Exercise inputs -
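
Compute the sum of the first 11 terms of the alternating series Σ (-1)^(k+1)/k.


S = 1 - 1/2 + 1/3 - 1/4 + 1/5 - 1/6 + 1/7 - 1/8 ± ...
= 0.7365
(Full series converges to +ln(2) ≈ +0.6931)

S_11 = 0.7365


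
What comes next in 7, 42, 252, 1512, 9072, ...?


Pattern: geometric (r=6)
Terms: 7, 42, 252, 1512, 9072
Next term = 54432

Next term = 54432


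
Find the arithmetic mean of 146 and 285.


AM = (146 + 285)/2 = 431/2 = 215.5

AM = 215.5


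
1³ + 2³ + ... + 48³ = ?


n(n+1)/2 = 48×49/2 = 1176
Σk³ = 1176² = 1382976

Σk³ = 1382976


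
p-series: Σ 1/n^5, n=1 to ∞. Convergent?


p-series test: Σ c/n^p converges if p > 1, diverges if p ≤ 1 (constant c > 0 doesn't affect convergence).
p = 5
5 > 1 → CONVERGES

Converges (p = 5 > 1)


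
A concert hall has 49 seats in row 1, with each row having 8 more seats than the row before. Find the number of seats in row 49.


aₙ = a₁ + (n-1)d
= 49 + (49-1)×8
= 49 + 384
= 433

a_49 = 433


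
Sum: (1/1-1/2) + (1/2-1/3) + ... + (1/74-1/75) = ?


Telescoping: adjacent terms cancel.
= 1/1 - 1/75
= 1 - 1/75 = 74/75

Sum = 74/75


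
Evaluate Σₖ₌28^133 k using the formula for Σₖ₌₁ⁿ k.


Σₖ₌28^133 k = Σₖ₌₁^133 k − Σₖ₌₁^27 k
= 133·134/2 − 27·28/2
= 8911 − 378 = 8533

Σk = 8533


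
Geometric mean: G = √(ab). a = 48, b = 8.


GM = √(48×8) = √384 = 19.5959

GM = 19.5959


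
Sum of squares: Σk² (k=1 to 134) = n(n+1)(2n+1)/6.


n = 134
n(n+1)(2n+1)/6 = 134×135×269/6
= 4866210/6 = 811035

Σk² = 811035


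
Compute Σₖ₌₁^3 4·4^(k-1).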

Exercise -
Every line above should be output exactly as it stands.

Exercise response -
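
Compute the sum of the first 11 terms of the alternating series Σ (-1)^(k+1)/k.


S = 1 - 1/2 + 1/3 - 1/4 + 1/5 - 1/6 + 1/7 - 1/8 ± ...
= 0.7365
(Full series converges to +ln(2) ≈ +0.6931)

S_11 = 0.7365


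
What comes next in 7, 42, 252, 1512, 9072, ...?


Pattern: geometric (r=6)
Terms: 7, 42, 252, 1512, 9072
Next term = 54432

Next term = 54432


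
Find the arithmetic mean of 146 and 285.


AM = (146 + 285)/2 = 431/2 = 215.5

AM = 215.5


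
1³ + 2³ + ... + 48³ = ?


n(n+1)/2 = 48×49/2 = 1176
Σk³ = 1176² = 1382976

Σk³ = 1382976


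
p-series: Σ 1/n^5, n=1 to ∞. Convergent?


p-series test: Σ c/n^p converges if p > 1, diverges if p ≤ 1 (constant c > 0 doesn't affect convergence).
p = 5
5 > 1 → CONVERGES

Converges (p = 5 > 1)


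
A concert hall has 49 seats in row 1, with each row having 8 more seats than the row before. Find the number of seats in row 49.


aₙ = a₁ + (n-1)d
= 49 + (49-1)×8
= 49 + 384
= 433

a_49 = 433


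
Sum: (1/1-1/2) + (1/2-1/3) + ... + (1/74-1/75) = ?


Telescoping: adjacent terms cancel.
= 1/1 - 1/75
= 1 - 1/75 = 74/75

Sum = 74/75


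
Evaluate Σₖ₌28^133 k using the formula for Σₖ₌₁ⁿ k.


Σₖ₌28^133 k = Σₖ₌₁^133 k − Σₖ₌₁^27 k
= 133·134/2 − 27·28/2
= 8911 − 378 = 8533

Σk = 8533


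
Geometric mean: G = √(ab). a = 48, b = 8.


GM = √(48×8) = √384 = 19.5959

GM = 19.5959


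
Sum of squares: Σk² (k=1 to 134) = n(n+1)(2n+1)/6.


n = 134
n(n+1)(2n+1)/6 = 134×135×269/6
= 4866210/6 = 811035

Σk² = 811035


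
Compute Σₖ₌₁^3 4·4^(k-1).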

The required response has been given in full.